=== INFORMATION ===
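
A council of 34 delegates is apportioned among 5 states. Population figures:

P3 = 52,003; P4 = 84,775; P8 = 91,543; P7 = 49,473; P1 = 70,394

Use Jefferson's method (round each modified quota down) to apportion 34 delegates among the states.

Standard divisor 348188/34 ≈ 10240.824; standard quotas: P3 5.078, P4 8.278, P8 8.939, P7 4.831, P1 6.874.
Rounding down gives 5, 8, 8, 4, 6 = 31 seats, so the divisor must be adjusted.
With modified divisor 9700: modified quotas P3 5.361, P4 8.740, P8 9.437, P7 5.100, P1 7.257.
Rounding down: P3 5, P4 8, P8 9, P7 5, P1 7 (total 34).

P3=5; P4=8; P8=9; P7=5; P1=7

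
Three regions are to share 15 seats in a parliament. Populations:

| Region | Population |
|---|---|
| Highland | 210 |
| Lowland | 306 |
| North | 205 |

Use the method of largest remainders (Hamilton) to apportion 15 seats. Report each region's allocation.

The standard divisor is 721/15 ≈ 48.067.
Standard quotas: Highland 4.369, Lowland 6.366, North 4.265.
Lower quotas: Highland 4, Lowland 6, North 4 (sum 14, leaving 1 seat).
Remainders in descending order: Highland 0.369, Lowland 0.366, North 0.265.
The surplus seat goes to Highland.

Highland 5; Lowland 6; North 4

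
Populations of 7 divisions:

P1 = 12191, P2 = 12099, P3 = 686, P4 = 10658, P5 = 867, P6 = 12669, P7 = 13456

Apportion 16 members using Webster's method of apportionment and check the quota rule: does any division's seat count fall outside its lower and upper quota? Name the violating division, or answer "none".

Standard quotas: P1 3.115, P2 3.091, P3 0.175, P4 2.723, P5 0.222, P6 3.237, P7 3.438.
Webster allocation: P1 3, P2 3, P3 0, P4 3, P5 0, P6 3, P7 4.
Every allocation lies between the lower and upper quota.

none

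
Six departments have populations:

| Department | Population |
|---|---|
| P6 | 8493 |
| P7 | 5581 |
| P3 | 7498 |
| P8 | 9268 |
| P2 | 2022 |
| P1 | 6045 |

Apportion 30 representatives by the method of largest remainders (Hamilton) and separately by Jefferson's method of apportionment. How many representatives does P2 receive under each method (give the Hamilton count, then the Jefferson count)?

2 and 1

Hamilton: P6 6, P7 4, P3 6, P8 7, P2 2, P1 5.
Jefferson: P6 7, P7 4, P3 6, P8 7, P2 1, P1 5.
P2 gets 2 under Hamilton and 1 under Jefferson.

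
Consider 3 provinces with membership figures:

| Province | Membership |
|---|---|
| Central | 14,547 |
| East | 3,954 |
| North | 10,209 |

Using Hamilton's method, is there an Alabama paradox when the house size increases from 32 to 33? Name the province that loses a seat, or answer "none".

At 32 seats: Central 16, East 5, North 11.
At 33 seats: Central 17, East 4, North 12.
East drops from 5 to 4.

East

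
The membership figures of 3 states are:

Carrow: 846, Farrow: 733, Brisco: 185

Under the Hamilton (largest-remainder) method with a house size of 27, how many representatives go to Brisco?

3

Total 1764; standard divisor 1764/27 ≈ 65.333.
Standard quotas: Carrow 12.949, Farrow 11.219, Brisco 2.832.
Lower quotas: Carrow 12, Farrow 11, Brisco 2 (sum 25, leaving 2 seats).
Remainders in descending order: Carrow 0.949, Brisco 0.832, Farrow 0.219.
The surplus seats go to Carrow, Brisco.
Brisco receives 3.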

=== WHAT IS BEING ASKED ===
A count is all that should be returned: the number of lines in these records containing the string "figures".

=== REPLY TO THE EXERCISE ===
3